* Action item
Report each line below that carries the word "What".

* Input data
□ □ □
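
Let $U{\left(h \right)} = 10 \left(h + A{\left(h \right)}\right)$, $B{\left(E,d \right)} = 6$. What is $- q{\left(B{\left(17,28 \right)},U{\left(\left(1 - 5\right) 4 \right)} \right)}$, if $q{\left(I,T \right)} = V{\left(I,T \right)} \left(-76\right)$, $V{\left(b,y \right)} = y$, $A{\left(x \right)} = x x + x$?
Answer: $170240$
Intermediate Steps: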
□ □ □
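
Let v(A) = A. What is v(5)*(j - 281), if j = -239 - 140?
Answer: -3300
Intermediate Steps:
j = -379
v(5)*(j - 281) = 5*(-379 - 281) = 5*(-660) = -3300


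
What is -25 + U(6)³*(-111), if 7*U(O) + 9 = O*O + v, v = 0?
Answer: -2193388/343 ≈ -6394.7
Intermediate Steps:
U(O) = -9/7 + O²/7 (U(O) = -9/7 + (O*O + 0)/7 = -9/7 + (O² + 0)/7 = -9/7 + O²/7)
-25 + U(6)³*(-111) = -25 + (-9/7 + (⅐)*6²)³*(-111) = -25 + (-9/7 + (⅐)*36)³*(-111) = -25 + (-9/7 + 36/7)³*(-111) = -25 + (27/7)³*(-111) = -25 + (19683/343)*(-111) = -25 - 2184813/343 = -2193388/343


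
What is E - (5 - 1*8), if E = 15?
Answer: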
□ □ □
* Exercise solution
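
Let $U{\left(h \right)} = 10 \left(h + A{\left(h \right)}\right)$, $B{\left(E,d \right)} = 6$. What is $- q{\left(B{\left(17,28 \right)},U{\left(\left(1 - 5\right) 4 \right)} \right)}$, if $q{\left(I,T \right)} = V{\left(I,T \right)} \left(-76\right)$, $V{\left(b,y \right)} = y$, $A{\left(x \right)} = x x + x$?
Let v(A) = A. What is v(5)*(j - 281), if j = -239 - 140?
What is -25 + U(6)³*(-111), if 7*U(O) + 9 = O*O + v, v = 0?
What is E - (5 - 1*8), if E = 15?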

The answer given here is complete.